A word-for-word transcript of the closing lines is required: from the one with "5: tau[((x1 &" through the final line of the data.

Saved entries
━━━━━━━━
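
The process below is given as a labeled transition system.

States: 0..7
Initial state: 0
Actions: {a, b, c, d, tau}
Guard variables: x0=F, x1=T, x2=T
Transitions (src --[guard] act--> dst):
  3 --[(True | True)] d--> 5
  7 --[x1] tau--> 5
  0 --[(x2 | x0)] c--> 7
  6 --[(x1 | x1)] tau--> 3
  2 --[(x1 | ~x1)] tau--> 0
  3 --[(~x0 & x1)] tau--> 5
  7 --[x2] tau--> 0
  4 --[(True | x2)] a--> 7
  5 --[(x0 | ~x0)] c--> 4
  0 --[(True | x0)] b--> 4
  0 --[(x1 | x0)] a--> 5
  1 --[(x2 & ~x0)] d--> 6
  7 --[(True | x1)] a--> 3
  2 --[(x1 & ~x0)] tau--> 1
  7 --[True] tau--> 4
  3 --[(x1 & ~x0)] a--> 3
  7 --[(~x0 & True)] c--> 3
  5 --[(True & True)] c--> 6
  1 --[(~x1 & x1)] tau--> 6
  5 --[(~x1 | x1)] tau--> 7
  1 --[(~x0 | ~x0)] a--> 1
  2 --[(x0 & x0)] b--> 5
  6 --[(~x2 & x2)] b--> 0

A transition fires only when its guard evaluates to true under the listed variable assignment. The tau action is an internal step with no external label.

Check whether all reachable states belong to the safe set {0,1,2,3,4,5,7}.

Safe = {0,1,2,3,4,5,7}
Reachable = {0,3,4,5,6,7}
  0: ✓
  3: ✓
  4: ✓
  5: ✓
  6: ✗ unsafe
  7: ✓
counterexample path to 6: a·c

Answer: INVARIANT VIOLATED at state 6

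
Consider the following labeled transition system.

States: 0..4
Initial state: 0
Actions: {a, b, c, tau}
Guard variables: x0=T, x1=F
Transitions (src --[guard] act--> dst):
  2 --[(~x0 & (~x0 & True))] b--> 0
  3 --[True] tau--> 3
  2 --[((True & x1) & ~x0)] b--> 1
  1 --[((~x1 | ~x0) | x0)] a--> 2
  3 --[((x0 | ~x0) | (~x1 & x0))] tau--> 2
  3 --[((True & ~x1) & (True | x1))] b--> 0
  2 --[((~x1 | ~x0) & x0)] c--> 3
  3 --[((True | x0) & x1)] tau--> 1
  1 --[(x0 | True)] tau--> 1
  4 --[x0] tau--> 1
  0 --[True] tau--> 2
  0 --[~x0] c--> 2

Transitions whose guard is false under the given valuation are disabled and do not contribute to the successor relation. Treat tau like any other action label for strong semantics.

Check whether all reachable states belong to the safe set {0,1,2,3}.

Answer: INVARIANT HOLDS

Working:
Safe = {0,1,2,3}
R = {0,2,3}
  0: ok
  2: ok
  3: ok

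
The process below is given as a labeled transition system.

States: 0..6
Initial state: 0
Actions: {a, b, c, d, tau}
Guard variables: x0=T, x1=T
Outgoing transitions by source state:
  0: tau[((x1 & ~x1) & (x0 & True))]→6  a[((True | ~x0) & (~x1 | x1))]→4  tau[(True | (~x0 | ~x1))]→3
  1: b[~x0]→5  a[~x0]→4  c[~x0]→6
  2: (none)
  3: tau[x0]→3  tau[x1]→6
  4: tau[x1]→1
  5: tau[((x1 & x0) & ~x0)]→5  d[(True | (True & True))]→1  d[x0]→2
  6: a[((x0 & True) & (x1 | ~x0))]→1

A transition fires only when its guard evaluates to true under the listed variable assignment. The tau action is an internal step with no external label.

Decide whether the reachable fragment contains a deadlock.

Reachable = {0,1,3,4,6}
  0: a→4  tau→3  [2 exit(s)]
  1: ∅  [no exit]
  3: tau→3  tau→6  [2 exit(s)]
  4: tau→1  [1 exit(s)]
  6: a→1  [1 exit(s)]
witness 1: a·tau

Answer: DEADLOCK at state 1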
━━━━━━━━
- EXPECTED OUTPUT -
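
  5: tau[((x1 & x0) & ~x0)]→5  d[(True | (True & True))]→1  d[x0]→2
  6: a[((x0 & True) & (x1 | ~x0))]→1

A transition fires only when its guard evaluates to true under the listed variable assignment. The tau action is an internal step with no external label.

Decide whether the reachable fragment contains a deadlock.

Reachable = {0,1,3,4,6}
  0: a→4  tau→3  [2 exit(s)]
  1: ∅  [no exit]
  3: tau→3  tau→6  [2 exit(s)]
  4: tau→1  [1 exit(s)]
  6: a→1  [1 exit(s)]
witness 1: a·tau

Answer: DEADLOCK at state 1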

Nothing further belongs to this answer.